**RECORDED DATA:**
--------------------------------
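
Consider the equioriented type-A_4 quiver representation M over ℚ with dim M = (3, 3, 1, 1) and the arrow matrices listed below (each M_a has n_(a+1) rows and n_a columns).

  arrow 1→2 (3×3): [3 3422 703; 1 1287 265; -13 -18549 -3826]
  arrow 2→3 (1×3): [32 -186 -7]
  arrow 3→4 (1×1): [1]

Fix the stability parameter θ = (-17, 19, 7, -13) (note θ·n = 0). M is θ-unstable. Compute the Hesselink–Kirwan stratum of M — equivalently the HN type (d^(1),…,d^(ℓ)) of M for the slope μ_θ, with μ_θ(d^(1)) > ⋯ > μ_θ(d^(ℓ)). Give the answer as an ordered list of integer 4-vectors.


Interval decomposition of M: I[1,2]^2, I[1,4].
HN type (ℓ=3): μ^(1)=19; μ^(2)=13/3; μ^(3)=-17

((0, 2, 0, 0); (0, 1, 1, 1); (3, 0, 0, 0))


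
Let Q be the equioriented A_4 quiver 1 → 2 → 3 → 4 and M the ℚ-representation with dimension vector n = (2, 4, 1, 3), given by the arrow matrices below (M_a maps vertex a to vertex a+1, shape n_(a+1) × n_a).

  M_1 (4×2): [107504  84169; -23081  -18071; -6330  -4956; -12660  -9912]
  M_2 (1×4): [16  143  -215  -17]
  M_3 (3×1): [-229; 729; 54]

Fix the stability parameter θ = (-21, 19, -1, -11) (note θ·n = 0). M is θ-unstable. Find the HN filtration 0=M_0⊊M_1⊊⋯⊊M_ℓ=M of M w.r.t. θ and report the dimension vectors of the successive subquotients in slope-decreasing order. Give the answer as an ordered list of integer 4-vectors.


Interval decomposition of M: I[1,2], I[1,4], I[2,2]^2, I[4,4]^2.
HN type (ℓ=4): μ^(1)=19; μ^(2)=7/3; μ^(3)=-11; μ^(4)=-21

((0, 3, 0, 0); (0, 1, 1, 1); (0, 0, 0, 2); (2, 0, 0, 0))


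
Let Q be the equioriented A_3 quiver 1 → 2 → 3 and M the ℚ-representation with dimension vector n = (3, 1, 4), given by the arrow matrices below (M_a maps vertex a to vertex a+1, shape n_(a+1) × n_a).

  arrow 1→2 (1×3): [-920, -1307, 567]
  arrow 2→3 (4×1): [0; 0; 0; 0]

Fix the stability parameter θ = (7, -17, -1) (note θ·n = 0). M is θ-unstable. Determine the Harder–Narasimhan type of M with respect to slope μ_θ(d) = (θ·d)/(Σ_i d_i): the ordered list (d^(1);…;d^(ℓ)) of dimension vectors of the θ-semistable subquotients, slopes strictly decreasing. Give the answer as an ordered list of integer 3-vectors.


Interval decomposition of M: I[1,1]^2, I[1,2], I[3,3]^4.
HN type (ℓ=3): μ^(1)=7; μ^(2)=-1; μ^(3)=-5

((2, 0, 0); (0, 0, 4); (1, 1, 0))


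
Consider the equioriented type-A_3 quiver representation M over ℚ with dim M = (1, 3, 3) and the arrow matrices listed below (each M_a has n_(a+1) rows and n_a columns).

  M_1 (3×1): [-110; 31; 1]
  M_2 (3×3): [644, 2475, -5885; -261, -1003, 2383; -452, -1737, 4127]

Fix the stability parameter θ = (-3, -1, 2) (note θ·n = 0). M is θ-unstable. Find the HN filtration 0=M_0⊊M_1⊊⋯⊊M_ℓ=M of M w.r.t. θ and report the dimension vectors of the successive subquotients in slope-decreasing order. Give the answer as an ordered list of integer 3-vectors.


Interval decomposition of M: I[1,2], I[2,3]^2, I[3,3].
HN type (ℓ=3): μ^(1)=2; μ^(2)=-1; μ^(3)=-3

((0, 0, 3); (0, 3, 0); (1, 0, 0))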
--------------------------------
**WHAT NEEDS TO BE DONE:** Copy out every line from the records that has the word "Consider".

**WRITTEN ANSWER:**
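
Consider the equioriented type-A_4 quiver representation M over ℚ with dim M = (3, 3, 1, 1) and the arrow matrices listed below (each M_a has n_(a+1) rows and n_a columns).
Consider the equioriented type-A_3 quiver representation M over ℚ with dim M = (1, 3, 3) and the arrow matrices listed below (each M_a has n_(a+1) rows and n_a columns).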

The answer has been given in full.